**What you need to do**: Would you give all of the records again, exactly as they read?

**Data**:
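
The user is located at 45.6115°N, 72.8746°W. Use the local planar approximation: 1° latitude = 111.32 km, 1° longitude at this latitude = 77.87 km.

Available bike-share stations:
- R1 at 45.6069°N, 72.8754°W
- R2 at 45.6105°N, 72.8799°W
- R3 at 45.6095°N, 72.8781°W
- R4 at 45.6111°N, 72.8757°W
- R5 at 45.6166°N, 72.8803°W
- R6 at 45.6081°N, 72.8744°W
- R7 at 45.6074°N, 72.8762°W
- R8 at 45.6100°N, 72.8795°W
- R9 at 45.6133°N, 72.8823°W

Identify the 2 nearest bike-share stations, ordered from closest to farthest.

R4, R3

Distances from 45.6115°N, 72.8746°W:
R1: √((-0.0046·111.32)² + (-0.0008·77.87)²) = √(0.262218 + 0.003881) = 0.5158 km
R2: √((-0.0010·111.32)² + (-0.0053·77.87)²) = √(0.012392 + 0.170330) = 0.4275 km
R3: √((-0.0020·111.32)² + (-0.0035·77.87)²) = √(0.049569 + 0.074281) = 0.3519 km
R4: √((-0.0004·111.32)² + (-0.0011·77.87)²) = √(0.001983 + 0.007337) = 0.0965 km
R5: √((0.0051·111.32)² + (-0.0057·77.87)²) = √(0.322320 + 0.197011) = 0.7206 km
R6: √((-0.0034·111.32)² + (0.0002·77.87)²) = √(0.143253 + 0.000243) = 0.3788 km
R7: √((-0.0041·111.32)² + (-0.0016·77.87)²) = √(0.208312 + 0.015523) = 0.4731 km
R8: √((-0.0015·111.32)² + (-0.0049·77.87)²) = √(0.027882 + 0.145590) = 0.4165 km
R9: √((0.0018·111.32)² + (-0.0077·77.87)²) = √(0.040151 + 0.359519) = 0.6322 km
Sorted: R4 (0.0965 km) < R3 (0.3519 km) < R6 (0.3788 km) < R8 (0.4165 km) < …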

**Response to the task**:
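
The user is located at 45.6115°N, 72.8746°W. Use the local planar approximation: 1° latitude = 111.32 km, 1° longitude at this latitude = 77.87 km.

Available bike-share stations:
- R1 at 45.6069°N, 72.8754°W
- R2 at 45.6105°N, 72.8799°W
- R3 at 45.6095°N, 72.8781°W
- R4 at 45.6111°N, 72.8757°W
- R5 at 45.6166°N, 72.8803°W
- R6 at 45.6081°N, 72.8744°W
- R7 at 45.6074°N, 72.8762°W
- R8 at 45.6100°N, 72.8795°W
- R9 at 45.6133°N, 72.8823°W

Identify the 2 nearest bike-share stations, ordered from closest to farthest.

R4, R3

Distances from 45.6115°N, 72.8746°W:
R1: √((-0.0046·111.32)² + (-0.0008·77.87)²) = √(0.262218 + 0.003881) = 0.5158 km
R2: √((-0.0010·111.32)² + (-0.0053·77.87)²) = √(0.012392 + 0.170330) = 0.4275 km
R3: √((-0.0020·111.32)² + (-0.0035·77.87)²) = √(0.049569 + 0.074281) = 0.3519 km
R4: √((-0.0004·111.32)² + (-0.0011·77.87)²) = √(0.001983 + 0.007337) = 0.0965 km
R5: √((0.0051·111.32)² + (-0.0057·77.87)²) = √(0.322320 + 0.197011) = 0.7206 km
R6: √((-0.0034·111.32)² + (0.0002·77.87)²) = √(0.143253 + 0.000243) = 0.3788 km
R7: √((-0.0041·111.32)² + (-0.0016·77.87)²) = √(0.208312 + 0.015523) = 0.4731 km
R8: √((-0.0015·111.32)² + (-0.0049·77.87)²) = √(0.027882 + 0.145590) = 0.4165 km
R9: √((0.0018·111.32)² + (-0.0077·77.87)²) = √(0.040151 + 0.359519) = 0.6322 km
Sorted: R4 (0.0965 km) < R3 (0.3519 km) < R6 (0.3788 km) < R8 (0.4165 km) < …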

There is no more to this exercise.